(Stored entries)
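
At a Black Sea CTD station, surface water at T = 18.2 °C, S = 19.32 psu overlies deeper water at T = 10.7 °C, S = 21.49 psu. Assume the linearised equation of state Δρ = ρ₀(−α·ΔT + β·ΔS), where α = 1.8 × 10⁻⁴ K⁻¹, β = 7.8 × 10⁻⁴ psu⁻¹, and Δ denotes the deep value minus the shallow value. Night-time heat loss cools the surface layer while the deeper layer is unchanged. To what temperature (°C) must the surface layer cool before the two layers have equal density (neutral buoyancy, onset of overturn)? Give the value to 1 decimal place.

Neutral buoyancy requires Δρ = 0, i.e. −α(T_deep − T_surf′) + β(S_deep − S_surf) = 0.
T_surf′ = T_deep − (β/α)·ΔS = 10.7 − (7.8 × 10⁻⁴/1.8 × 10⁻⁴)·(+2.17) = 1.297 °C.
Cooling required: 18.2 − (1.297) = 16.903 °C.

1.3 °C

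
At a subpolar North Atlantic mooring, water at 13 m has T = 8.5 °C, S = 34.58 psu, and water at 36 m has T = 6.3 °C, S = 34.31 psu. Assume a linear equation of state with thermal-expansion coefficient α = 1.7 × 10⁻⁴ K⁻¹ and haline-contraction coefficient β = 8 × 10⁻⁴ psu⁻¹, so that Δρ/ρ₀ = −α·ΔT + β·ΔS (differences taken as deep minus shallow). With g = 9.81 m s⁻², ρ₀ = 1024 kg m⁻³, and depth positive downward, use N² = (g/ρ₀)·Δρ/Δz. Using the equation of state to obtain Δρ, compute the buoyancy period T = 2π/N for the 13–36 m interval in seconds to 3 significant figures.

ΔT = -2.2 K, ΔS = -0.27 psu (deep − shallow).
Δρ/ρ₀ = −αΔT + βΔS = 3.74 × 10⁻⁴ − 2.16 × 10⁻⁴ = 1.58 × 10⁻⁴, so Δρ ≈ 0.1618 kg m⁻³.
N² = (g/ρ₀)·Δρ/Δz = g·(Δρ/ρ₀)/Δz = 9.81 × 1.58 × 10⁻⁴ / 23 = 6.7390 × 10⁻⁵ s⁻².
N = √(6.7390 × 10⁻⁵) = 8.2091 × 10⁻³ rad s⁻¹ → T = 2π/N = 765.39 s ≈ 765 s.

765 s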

◆ The task: All the data is to be copied over exactly as it stands.

◆ Response to the exercise:
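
At a Black Sea CTD station, surface water at T = 18.2 °C, S = 19.32 psu overlies deeper water at T = 10.7 °C, S = 21.49 psu. Assume the linearised equation of state Δρ = ρ₀(−α·ΔT + β·ΔS), where α = 1.8 × 10⁻⁴ K⁻¹, β = 7.8 × 10⁻⁴ psu⁻¹, and Δ denotes the deep value minus the shallow value. Night-time heat loss cools the surface layer while the deeper layer is unchanged. To what temperature (°C) must the surface layer cool before the two layers have equal density (neutral buoyancy, onset of overturn)? Give the value to 1 decimal place.

Neutral buoyancy requires Δρ = 0, i.e. −α(T_deep − T_surf′) + β(S_deep − S_surf) = 0.
T_surf′ = T_deep − (β/α)·ΔS = 10.7 − (7.8 × 10⁻⁴/1.8 × 10⁻⁴)·(+2.17) = 1.297 °C.
Cooling required: 18.2 − (1.297) = 16.903 °C.

1.3 °C

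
At a subpolar North Atlantic mooring, water at 13 m has T = 8.5 °C, S = 34.58 psu, and water at 36 m has T = 6.3 °C, S = 34.31 psu. Assume a linear equation of state with thermal-expansion coefficient α = 1.7 × 10⁻⁴ K⁻¹ and haline-contraction coefficient β = 8 × 10⁻⁴ psu⁻¹, so that Δρ/ρ₀ = −α·ΔT + β·ΔS (differences taken as deep minus shallow). With g = 9.81 m s⁻², ρ₀ = 1024 kg m⁻³, and depth positive downward, use N² = (g/ρ₀)·Δρ/Δz. Using the equation of state to obtain Δρ, compute the buoyancy period T = 2π/N for the 13–36 m interval in seconds to 3 significant figures.

ΔT = -2.2 K, ΔS = -0.27 psu (deep − shallow).
Δρ/ρ₀ = −αΔT + βΔS = 3.74 × 10⁻⁴ − 2.16 × 10⁻⁴ = 1.58 × 10⁻⁴, so Δρ ≈ 0.1618 kg m⁻³.
N² = (g/ρ₀)·Δρ/Δz = g·(Δρ/ρ₀)/Δz = 9.81 × 1.58 × 10⁻⁴ / 23 = 6.7390 × 10⁻⁵ s⁻².
N = √(6.7390 × 10⁻⁵) = 8.2091 × 10⁻³ rad s⁻¹ → T = 2π/N = 765.39 s ≈ 765 s.

765 s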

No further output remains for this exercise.